Copy each line of the data beneath in which the word "same" appears.

[Start of section]

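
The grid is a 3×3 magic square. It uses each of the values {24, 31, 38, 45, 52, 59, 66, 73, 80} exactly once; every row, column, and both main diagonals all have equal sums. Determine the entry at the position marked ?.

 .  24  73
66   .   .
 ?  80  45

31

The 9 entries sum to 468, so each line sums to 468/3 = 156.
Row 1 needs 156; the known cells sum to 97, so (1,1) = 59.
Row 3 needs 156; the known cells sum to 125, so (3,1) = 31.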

[End of section]
[Start of section]

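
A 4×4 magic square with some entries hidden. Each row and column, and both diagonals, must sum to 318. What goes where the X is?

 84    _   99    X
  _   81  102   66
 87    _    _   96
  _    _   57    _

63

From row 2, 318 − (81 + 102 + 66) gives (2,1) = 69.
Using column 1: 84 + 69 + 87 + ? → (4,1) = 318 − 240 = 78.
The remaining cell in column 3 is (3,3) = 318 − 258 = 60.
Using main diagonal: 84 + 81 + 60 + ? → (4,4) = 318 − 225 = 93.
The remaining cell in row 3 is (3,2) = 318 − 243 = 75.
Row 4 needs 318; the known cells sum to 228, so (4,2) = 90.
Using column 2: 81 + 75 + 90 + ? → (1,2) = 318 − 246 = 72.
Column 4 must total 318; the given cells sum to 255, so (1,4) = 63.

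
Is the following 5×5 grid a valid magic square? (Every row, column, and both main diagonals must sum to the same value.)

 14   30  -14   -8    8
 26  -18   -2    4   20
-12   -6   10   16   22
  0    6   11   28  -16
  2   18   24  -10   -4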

[End of section]
[Start of section]

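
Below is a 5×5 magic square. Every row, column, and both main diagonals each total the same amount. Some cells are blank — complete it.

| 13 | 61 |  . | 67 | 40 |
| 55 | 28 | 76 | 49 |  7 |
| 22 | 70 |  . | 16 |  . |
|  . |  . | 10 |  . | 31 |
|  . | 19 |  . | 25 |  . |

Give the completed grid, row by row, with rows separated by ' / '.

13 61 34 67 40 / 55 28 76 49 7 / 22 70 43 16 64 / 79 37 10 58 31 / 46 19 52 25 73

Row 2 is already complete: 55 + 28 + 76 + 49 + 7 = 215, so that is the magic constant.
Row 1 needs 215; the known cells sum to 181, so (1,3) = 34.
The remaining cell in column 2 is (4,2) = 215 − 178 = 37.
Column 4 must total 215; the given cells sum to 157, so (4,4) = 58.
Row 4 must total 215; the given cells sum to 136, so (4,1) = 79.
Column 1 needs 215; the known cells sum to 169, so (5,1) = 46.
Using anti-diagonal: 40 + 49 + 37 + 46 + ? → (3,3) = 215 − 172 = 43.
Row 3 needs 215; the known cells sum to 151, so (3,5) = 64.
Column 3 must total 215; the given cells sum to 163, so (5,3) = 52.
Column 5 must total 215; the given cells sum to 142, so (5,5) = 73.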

[End of section]

### Solution for this task
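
Is the following 5×5 grid a valid magic square? (Every row, column, and both main diagonals must sum to the same value.)
Below is a 5×5 magic square. Every row, column, and both main diagonals each total the same amount. Some cells are blank — complete it.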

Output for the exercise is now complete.